Material provided Block Start

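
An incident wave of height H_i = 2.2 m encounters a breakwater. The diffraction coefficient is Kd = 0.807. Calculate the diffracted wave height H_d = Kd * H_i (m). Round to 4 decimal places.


H_d = Kd * H_i
H_d = 0.807 * 2.2
H_d = 1.7754 m

1.7754


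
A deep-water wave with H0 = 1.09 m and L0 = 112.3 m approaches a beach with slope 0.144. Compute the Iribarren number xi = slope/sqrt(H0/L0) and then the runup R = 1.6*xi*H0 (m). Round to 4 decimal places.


xi = slope / sqrt(H0/L0)
H0/L0 = 1.09/112.3 = 0.009706
sqrt(0.009706) = 0.098520
xi = 0.144 / 0.098520 = 1.461636
R = 1.6 * xi * H0 = 1.6 * 1.461636 * 1.09
R = 2.5491 m

2.5491


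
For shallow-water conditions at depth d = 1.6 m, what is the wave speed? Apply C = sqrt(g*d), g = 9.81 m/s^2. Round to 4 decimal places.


Using the shallow-water approximation:
C = sqrt(g * d) = sqrt(9.81 * 1.6)
C = sqrt(15.6960)
C = 3.9618 m/s

3.9618


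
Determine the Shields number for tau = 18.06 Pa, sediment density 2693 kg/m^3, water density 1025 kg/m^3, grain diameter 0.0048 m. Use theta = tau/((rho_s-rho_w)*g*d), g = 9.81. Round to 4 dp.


theta = tau / ((rho_s - rho_w) * g * d)
rho_s - rho_w = 2693 - 1025 = 1668
Denominator = 1668 * 9.81 * 0.0048 = 78.542784
theta = 18.06 / 78.542784
theta = 0.2299

0.2299


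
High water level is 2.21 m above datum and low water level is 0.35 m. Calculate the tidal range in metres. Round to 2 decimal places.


Tidal range = High water - Low water
Tidal range = 2.21 - (0.35)
Tidal range = 1.86 m

1.86


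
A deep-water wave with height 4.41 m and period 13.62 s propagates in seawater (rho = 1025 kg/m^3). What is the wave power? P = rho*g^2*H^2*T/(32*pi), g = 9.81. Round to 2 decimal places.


P = rho * g^2 * H^2 * T / (32 * pi)
P = 1025 * 9.81^2 * 4.41^2 * 13.62 / (32 * pi)
P = 1025 * 96.2361 * 19.4481 * 13.62 / 100.53096
P = 259906.01 W/m

259906.01


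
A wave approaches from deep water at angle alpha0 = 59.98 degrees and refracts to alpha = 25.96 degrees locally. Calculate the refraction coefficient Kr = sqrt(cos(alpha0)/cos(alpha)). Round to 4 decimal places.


Kr = sqrt(cos(alpha0) / cos(alpha))
cos(59.98) = 0.500302
cos(25.96) = 0.899100
Kr = sqrt(0.500302 / 0.899100)
Kr = sqrt(0.556448)
Kr = 0.7460

0.7460


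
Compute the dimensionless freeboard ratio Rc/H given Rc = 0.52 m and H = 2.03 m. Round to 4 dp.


Relative freeboard = Rc / H
= 0.52 / 2.03
= 0.2562

0.2562


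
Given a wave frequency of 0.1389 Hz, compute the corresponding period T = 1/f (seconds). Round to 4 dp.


T = 1 / f
T = 1 / 0.1389
T = 7.1994 s

7.1994


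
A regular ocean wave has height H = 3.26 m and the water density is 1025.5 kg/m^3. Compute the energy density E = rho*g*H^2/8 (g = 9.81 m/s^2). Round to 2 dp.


E = (1/8) * rho * g * H^2
E = (1/8) * 1025.5 * 9.81 * 3.26^2
E = 0.125 * 1025.5 * 9.81 * 10.6276
E = 13364.41 J/m^2

13364.41


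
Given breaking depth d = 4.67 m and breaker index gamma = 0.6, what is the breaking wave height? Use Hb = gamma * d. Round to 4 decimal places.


Hb = gamma * d
Hb = 0.6 * 4.67
Hb = 2.8020 m

2.8020


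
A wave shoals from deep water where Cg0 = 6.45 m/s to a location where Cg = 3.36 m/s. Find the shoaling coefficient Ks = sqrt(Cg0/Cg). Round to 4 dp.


Ks = sqrt(Cg0 / Cg)
Ks = sqrt(6.45 / 3.36)
Ks = sqrt(1.9196)
Ks = 1.3855

1.3855


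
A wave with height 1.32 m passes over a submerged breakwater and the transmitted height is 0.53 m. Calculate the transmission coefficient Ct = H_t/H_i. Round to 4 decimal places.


Ct = H_t / H_i
Ct = 0.53 / 1.32
Ct = 0.4015

0.4015


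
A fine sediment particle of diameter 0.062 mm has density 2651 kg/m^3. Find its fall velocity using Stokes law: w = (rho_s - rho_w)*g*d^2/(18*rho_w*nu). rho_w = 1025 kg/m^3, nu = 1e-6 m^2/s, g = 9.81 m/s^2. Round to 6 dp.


w = (rho_s - rho_w) * g * d^2 / (18 * rho_w * nu)
d = 0.062 mm = 0.000062 m
rho_s - rho_w = 2651 - 1025 = 1626
Numerator = 1626 * 9.81 * (0.000062)^2 = 0.000061315875
Denominator = 18 * 1025 * 1e-6 = 0.018450
w = 0.003323 m/s

0.003323


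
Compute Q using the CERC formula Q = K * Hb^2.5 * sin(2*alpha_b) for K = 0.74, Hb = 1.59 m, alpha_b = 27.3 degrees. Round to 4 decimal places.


Q = K * Hb^2.5 * sin(2 * alpha_b)
Hb^2.5 = 1.59^2.5 = 3.187813
sin(2 * 27.3) = sin(54.6) = 0.815128
Q = 0.74 * 3.187813 * 0.815128
Q = 1.9229 m^3/s

1.9229


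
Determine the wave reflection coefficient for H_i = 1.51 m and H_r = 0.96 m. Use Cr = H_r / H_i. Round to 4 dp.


Cr = H_r / H_i
Cr = 0.96 / 1.51
Cr = 0.6358

0.6358


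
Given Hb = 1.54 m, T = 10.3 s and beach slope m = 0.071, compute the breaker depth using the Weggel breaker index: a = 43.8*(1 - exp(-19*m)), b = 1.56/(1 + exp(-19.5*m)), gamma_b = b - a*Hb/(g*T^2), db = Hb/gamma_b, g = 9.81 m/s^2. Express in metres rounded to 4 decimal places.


a = 43.8 * (1 - exp(-19 * m))
exp(-19 * 0.071) = exp(-1.3490) = 0.259500
a = 43.8 * (1 - 0.259500) = 32.433916
b = 1.56 / (1 + exp(-19.5 * m))
exp(-19.5 * 0.071) = exp(-1.3845) = 0.250449
b = 1.56 / (1 + 0.250449) = 1.247552
Hb / (g * T^2) = 1.54 / (9.81 * 10.3^2) = 1.54 / 1040.7429 = 0.00147971
gamma_b = b - a * Hb/(g*T^2) = 1.247552 - 32.433916 * 0.00147971 = 1.199559
db = Hb / gamma_b = 1.54 / 1.199559
db = 1.2838 m

1.2838


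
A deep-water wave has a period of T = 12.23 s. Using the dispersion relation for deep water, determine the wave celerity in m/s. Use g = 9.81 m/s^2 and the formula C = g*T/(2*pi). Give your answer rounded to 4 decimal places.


We use the deep-water celerity formula:
C = g * T / (2 * pi)
C = 9.81 * 12.23 / (2 * 3.14159...)
C = 119.976300 / 6.283185
C = 19.0948 m/s

19.0948


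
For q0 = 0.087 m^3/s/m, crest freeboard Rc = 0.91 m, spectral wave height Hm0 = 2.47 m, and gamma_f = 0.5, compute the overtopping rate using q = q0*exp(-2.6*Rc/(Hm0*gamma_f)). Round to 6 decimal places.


q = q0 * exp(-2.6 * Rc / (Hm0 * gamma_f))
Exponent = -2.6 * 0.91 / (2.47 * 0.5)
= -2.6 * 0.91 / 1.2350
= -1.915789
exp(-1.915789) = 0.147226
q = 0.087 * 0.147226
q = 0.012809 m^3/s/m

0.012809


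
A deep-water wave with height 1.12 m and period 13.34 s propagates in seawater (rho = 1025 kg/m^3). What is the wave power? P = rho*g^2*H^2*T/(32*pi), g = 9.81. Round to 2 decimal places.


P = rho * g^2 * H^2 * T / (32 * pi)
P = 1025 * 9.81^2 * 1.12^2 * 13.34 / (32 * pi)
P = 1025 * 96.2361 * 1.2544 * 13.34 / 100.53096
P = 16419.27 W/m

16419.27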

Material provided Block End

• Task directions
Your task is to copy exactly, and only, the lines from the line with "A deep-water wave has" through the last line of the entries, both included.

• Solution to this exercise
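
A deep-water wave has a period of T = 12.23 s. Using the dispersion relation for deep water, determine the wave celerity in m/s. Use g = 9.81 m/s^2 and the formula C = g*T/(2*pi). Give your answer rounded to 4 decimal places.


We use the deep-water celerity formula:
C = g * T / (2 * pi)
C = 9.81 * 12.23 / (2 * 3.14159...)
C = 119.976300 / 6.283185
C = 19.0948 m/s

19.0948


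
For q0 = 0.087 m^3/s/m, crest freeboard Rc = 0.91 m, spectral wave height Hm0 = 2.47 m, and gamma_f = 0.5, compute the overtopping rate using q = q0*exp(-2.6*Rc/(Hm0*gamma_f)). Round to 6 decimal places.


q = q0 * exp(-2.6 * Rc / (Hm0 * gamma_f))
Exponent = -2.6 * 0.91 / (2.47 * 0.5)
= -2.6 * 0.91 / 1.2350
= -1.915789
exp(-1.915789) = 0.147226
q = 0.087 * 0.147226
q = 0.012809 m^3/s/m

0.012809


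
A deep-water wave with height 1.12 m and period 13.34 s propagates in seawater (rho = 1025 kg/m^3). What is the wave power? P = rho*g^2*H^2*T/(32*pi), g = 9.81. Round to 2 decimal places.


P = rho * g^2 * H^2 * T / (32 * pi)
P = 1025 * 9.81^2 * 1.12^2 * 13.34 / (32 * pi)
P = 1025 * 96.2361 * 1.2544 * 13.34 / 100.53096
P = 16419.27 W/m

16419.27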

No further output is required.